Work instruction: Copy out all of the data exactly as it appears.
◇ ◇ ◇
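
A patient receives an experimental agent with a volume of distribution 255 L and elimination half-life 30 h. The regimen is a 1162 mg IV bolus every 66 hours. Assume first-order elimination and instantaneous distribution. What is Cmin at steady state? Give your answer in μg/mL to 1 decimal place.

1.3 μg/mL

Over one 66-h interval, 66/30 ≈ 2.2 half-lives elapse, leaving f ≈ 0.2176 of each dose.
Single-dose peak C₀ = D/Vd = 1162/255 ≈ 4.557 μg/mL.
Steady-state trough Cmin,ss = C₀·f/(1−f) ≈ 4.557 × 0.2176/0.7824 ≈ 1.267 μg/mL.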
◇ ◇ ◇
Response to this task:
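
A patient receives an experimental agent with a volume of distribution 255 L and elimination half-life 30 h. The regimen is a 1162 mg IV bolus every 66 hours. Assume first-order elimination and instantaneous distribution. What is Cmin at steady state? Give your answer in μg/mL to 1 decimal place.

1.3 μg/mL

Over one 66-h interval, 66/30 ≈ 2.2 half-lives elapse, leaving f ≈ 0.2176 of each dose.
Single-dose peak C₀ = D/Vd = 1162/255 ≈ 4.557 μg/mL.
Steady-state trough Cmin,ss = C₀·f/(1−f) ≈ 4.557 × 0.2176/0.7824 ≈ 1.267 μg/mL.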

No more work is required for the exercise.